_EXERCISE DIRECTIONS_: In the records below, the line containing "A bass F (key: C" marks the start. Copy that line and everything after it exactly, through the last line.
:: TASK MATERIAL ::
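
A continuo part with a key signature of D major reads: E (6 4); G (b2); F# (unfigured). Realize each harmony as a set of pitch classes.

E (6/4): E, A, C#.
G (6/4/b2): G, Ab, C#, E.
F# (5/3): F#, A, C#.

E, A, C# | G, Ab, C#, E | F#, A, C#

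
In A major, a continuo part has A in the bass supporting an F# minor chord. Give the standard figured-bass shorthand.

6

A is the third of F# minor, so the chord is in first inversion.
A triad in first inversion is figured 6/3, conventionally abbreviated 6.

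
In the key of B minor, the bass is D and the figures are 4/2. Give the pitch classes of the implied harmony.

The written figures 4/2 are shorthand for 6/4/2: the 6 is implied.
A second above D in this key is E.
A fourth above D in this key is G.
A sixth above D in this key is B.
Together with the bass D, this spells E minor seventh in third inversion.

D, E, G, B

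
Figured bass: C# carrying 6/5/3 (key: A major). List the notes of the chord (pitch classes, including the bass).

C#, E, G#, A

A third above C# in this key is E.
A fifth above C# in this key is G#.
A sixth above C# in this key is A.
Together with the bass C#, this spells A major seventh in first inversion.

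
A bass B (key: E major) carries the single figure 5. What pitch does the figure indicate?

F#

Counting 4 letter steps above B lands on F; in E major, that letter is F#.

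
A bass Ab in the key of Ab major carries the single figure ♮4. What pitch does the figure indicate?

D

Counting 3 letter steps above Ab lands on D; in Ab major, that letter is Db.
The ♮4 figure makes it natural, giving D.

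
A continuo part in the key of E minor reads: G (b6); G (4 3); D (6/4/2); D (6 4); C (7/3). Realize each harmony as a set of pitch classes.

G, B, Eb | G, B, C, E | D, E, G, B | D, G, B | C, E, G, B

G (b6/3): G, B, Eb.
G (6/4/3): G, B, C, E.
D (6/4/2): D, E, G, B.
D (6/4): D, G, B.
C (7/5/3): C, E, G, B.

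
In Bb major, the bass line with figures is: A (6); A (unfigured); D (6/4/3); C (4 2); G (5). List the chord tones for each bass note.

A (6/3): A, C, F.
A (5/3): A, C, Eb.
D (6/4/3): D, F, G, Bb.
C (6/4/2): C, D, F, A.
G (5/3): G, Bb, D.

A, C, F | A, C, Eb | D, F, G, Bb | C, D, F, A | G, Bb, D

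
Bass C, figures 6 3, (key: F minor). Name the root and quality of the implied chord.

Ab major

The figures 6 3 indicate a triad in first inversion.
In first inversion the root lies a sixth above the bass: a sixth above C in F minor is Ab.
The chord tones are C, Eb, Ab, giving Ab major.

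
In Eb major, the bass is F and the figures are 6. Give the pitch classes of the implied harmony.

The written figures 6 are shorthand for 6/3: the 3 is implied.
A third above F in this key is Ab.
A sixth above F in this key is D.
Together with the bass F, this spells D diminished in first inversion.

F, Ab, D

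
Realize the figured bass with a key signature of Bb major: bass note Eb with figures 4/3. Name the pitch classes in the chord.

The written figures 4/3 are shorthand for 6/4/3: the 6 is implied.
A third above Eb in this key is G.
A fourth above Eb in this key is A.
A sixth above Eb in this key is C.
Together with the bass Eb, this spells A half-diminished seventh in second inversion.

Eb, G, A, C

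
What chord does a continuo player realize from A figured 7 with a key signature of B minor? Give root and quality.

A dominant seventh

The figures 7 indicate a seventh chord in root position.
In root position the bass is the root, so the root is A.
The chord tones are A, C#, E, G, giving A dominant seventh.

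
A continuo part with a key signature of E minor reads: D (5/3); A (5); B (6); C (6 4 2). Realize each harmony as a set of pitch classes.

D, F#, A | A, C, E | B, D, G | C, D, F#, A

D (5/3): D, F#, A.
A (5/3): A, C, E.
B (6/3): B, D, G.
C (6/4/2): C, D, F#, A.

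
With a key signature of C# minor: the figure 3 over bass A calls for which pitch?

C#

Counting 2 letter steps above A lands on C; in C# minor, that letter is C#.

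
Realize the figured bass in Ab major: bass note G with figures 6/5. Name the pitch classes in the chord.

The written figures 6/5 are shorthand for 6/5/3: the 3 is implied.
A third above G in this key is Bb.
A fifth above G in this key is Db.
A sixth above G in this key is Eb.
Together with the bass G, this spells Eb dominant seventh in first inversion.

G, Bb, Db, Eb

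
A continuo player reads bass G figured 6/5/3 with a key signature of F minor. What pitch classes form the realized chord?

G, Bb, Db, Eb

A third above G in this key is Bb.
A fifth above G in this key is Db.
A sixth above G in this key is Eb.
Together with the bass G, this spells Eb dominant seventh in first inversion.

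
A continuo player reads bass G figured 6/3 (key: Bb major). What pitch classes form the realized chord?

G, Bb, Eb

A third above G in this key is Bb.
A sixth above G in this key is Eb.
Together with the bass G, this spells Eb major in first inversion.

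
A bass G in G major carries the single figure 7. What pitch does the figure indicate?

F#

Counting 6 letter steps above G lands on F; in G major, that letter is F#.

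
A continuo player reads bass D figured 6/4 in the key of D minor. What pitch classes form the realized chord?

D, G, Bb

A fourth above D in this key is G.
A sixth above D in this key is Bb.
Together with the bass D, this spells G minor in second inversion.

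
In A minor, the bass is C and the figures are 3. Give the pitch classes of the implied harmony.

The written figures 3 are shorthand for 5/3: the 5 is implied.
A third above C in this key is E.
A fifth above C in this key is G.
Together with the bass C, this spells C major in root position.

C, E, G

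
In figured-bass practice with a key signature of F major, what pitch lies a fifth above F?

C

Counting 4 letter steps above F lands on C; in F major, that letter is C.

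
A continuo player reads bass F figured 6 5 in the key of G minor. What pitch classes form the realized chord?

F, A, C, D

The written figures 6 5 are shorthand for 6/5/3: the 3 is implied.
A third above F in this key is A.
A fifth above F in this key is C.
A sixth above F in this key is D.
Together with the bass F, this spells D minor seventh in first inversion.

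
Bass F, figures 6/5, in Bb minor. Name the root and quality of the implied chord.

Db major seventh

The figures 6/5 indicate a seventh chord in first inversion.
In first inversion the root lies a sixth above the bass: a sixth above F in Bb minor is Db.
The chord tones are F, Ab, C, Db, giving Db major seventh.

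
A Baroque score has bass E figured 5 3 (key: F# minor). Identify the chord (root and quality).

The figures 5 3 indicate a triad in root position.
In root position the bass is the root, so the root is E.
The chord tones are E, G#, B, giving E major.

E major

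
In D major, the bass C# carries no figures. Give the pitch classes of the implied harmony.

C#, E, G

An unfigured bass implies 5/3.
A third above C# in this key is E.
A fifth above C# in this key is G.
Together with the bass C#, this spells C# diminished in root position.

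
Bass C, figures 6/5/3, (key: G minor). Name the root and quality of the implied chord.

A half-diminished seventh

The figures 6/5/3 indicate a seventh chord in first inversion.
In first inversion the root lies a sixth above the bass: a sixth above C in G minor is A.
The chord tones are C, Eb, G, A, giving A half-diminished seventh.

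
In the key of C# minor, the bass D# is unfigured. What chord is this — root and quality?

D# diminished

An unfigured bass indicates a triad in root position.
In root position the bass is the root, so the root is D#.
The chord tones are D#, F#, A, giving D# diminished.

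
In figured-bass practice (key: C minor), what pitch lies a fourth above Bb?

Eb

Counting 3 letter steps above Bb lands on E; in C minor, that letter is Eb.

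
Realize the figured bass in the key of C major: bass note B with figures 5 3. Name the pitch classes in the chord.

B, D, F

A third above B in this key is D.
A fifth above B in this key is F.
Together with the bass B, this spells B diminished in root position.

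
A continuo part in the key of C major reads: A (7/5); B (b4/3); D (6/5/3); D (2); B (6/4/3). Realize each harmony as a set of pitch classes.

A, C, E, G | B, D, Eb, G | D, F, A, B | D, E, G, B | B, D, E, G

A (7/5/3): A, C, E, G.
B (6/b4/3): B, D, Eb, G.
D (6/5/3): D, F, A, B.
D (6/4/2): D, E, G, B.
B (6/4/3): B, D, E, G.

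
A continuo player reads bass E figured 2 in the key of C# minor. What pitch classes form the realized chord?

E, F#, A, C#

The written figures 2 are shorthand for 6/4/2: the 6/4 are implied.
A second above E in this key is F#.
A fourth above E in this key is A.
A sixth above E in this key is C#.
Together with the bass E, this spells F# minor seventh in third inversion.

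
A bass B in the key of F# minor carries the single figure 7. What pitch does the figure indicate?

Counting 6 letter steps above B lands on A; in F# minor, that letter is A.

A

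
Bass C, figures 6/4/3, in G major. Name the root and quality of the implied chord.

F# half-diminished seventh

The figures 6/4/3 indicate a seventh chord in second inversion.
In second inversion the root lies a fourth above the bass: a fourth above C in G major is F#.
The chord tones are C, E, F#, A, giving F# half-diminished seventh.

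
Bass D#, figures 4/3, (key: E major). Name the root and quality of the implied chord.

The figures 4/3 indicate a seventh chord in second inversion.
In second inversion the root lies a fourth above the bass: a fourth above D# in E major is G#.
The chord tones are D#, F#, G#, B, giving G# minor seventh.

G# minor seventh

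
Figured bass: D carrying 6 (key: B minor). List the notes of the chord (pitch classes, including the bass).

The written figures 6 are shorthand for 6/3: the 3 is implied.
A third above D in this key is F#.
A sixth above D in this key is B.
Together with the bass D, this spells B minor in first inversion.

D, F#, B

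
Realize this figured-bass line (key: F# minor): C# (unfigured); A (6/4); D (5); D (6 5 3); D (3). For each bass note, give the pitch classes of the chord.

C# (5/3): C#, E, G#.
A (6/4): A, D, F#.
D (5/3): D, F#, A.
D (6/5/3): D, F#, A, B.
D (5/3): D, F#, A.

C#, E, G# | A, D, F# | D, F#, A | D, F#, A, B | D, F#, A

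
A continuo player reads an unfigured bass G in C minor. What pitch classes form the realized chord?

G, Bb, D

An unfigured bass implies 5/3.
A third above G in this key is Bb.
A fifth above G in this key is D.
Together with the bass G, this spells G minor in root position.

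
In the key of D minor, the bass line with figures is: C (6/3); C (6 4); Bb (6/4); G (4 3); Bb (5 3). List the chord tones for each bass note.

C (6/3): C, E, A.
C (6/4): C, F, A.
Bb (6/4): Bb, E, G.
G (6/4/3): G, Bb, C, E.
Bb (5/3): Bb, D, F.

C, E, A | C, F, A | Bb, E, G | G, Bb, C, E | Bb, D, F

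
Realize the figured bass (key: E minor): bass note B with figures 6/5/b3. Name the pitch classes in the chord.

A third above B in this key is D, lowered to Db by the flat.
A fifth above B in this key is F#.
A sixth above B in this key is G.

B, Db, F#, G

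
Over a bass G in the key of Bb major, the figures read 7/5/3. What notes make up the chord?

A third above G in this key is Bb.
A fifth above G in this key is D.
A seventh above G in this key is F.
Together with the bass G, this spells G minor seventh in root position.

G, Bb, D, F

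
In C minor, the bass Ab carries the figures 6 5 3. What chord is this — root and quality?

The figures 6 5 3 indicate a seventh chord in first inversion.
In first inversion the root lies a sixth above the bass: a sixth above Ab in C minor is F.
The chord tones are Ab, C, Eb, F, giving F minor seventh.

F minor seventh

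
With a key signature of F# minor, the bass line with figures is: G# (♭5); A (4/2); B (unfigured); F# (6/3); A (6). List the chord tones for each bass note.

G# (b5/3): G#, B, Db.
A (6/4/2): A, B, D, F#.
B (5/3): B, D, F#.
F# (6/3): F#, A, D.
A (6/3): A, C#, F#.

G#, B, Db | A, B, D, F# | B, D, F# | F#, A, D | A, C#, F#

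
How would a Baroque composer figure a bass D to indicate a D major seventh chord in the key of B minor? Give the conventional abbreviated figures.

7

D is the root of D major seventh, so the chord is in root position.
A seventh chord in root position is figured 7/5/3, conventionally abbreviated 7.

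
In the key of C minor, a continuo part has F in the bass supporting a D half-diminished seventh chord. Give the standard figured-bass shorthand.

6/5

F is the third of D half-diminished seventh, so the chord is in first inversion.
A seventh chord in first inversion is figured 6/5/3, conventionally abbreviated 6/5.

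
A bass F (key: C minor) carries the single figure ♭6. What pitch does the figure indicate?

Counting 5 letter steps above F lands on D; in C minor, that letter is D.
The b6 figure lowers it a semitone, giving Db.

Db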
:::
_ANSWER FOR THIS EXERCISE_:
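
A bass F (key: C minor) carries the single figure ♭6. What pitch does the figure indicate?

Counting 5 letter steps above F lands on D; in C minor, that letter is D.
The b6 figure lowers it a semitone, giving Db.

Db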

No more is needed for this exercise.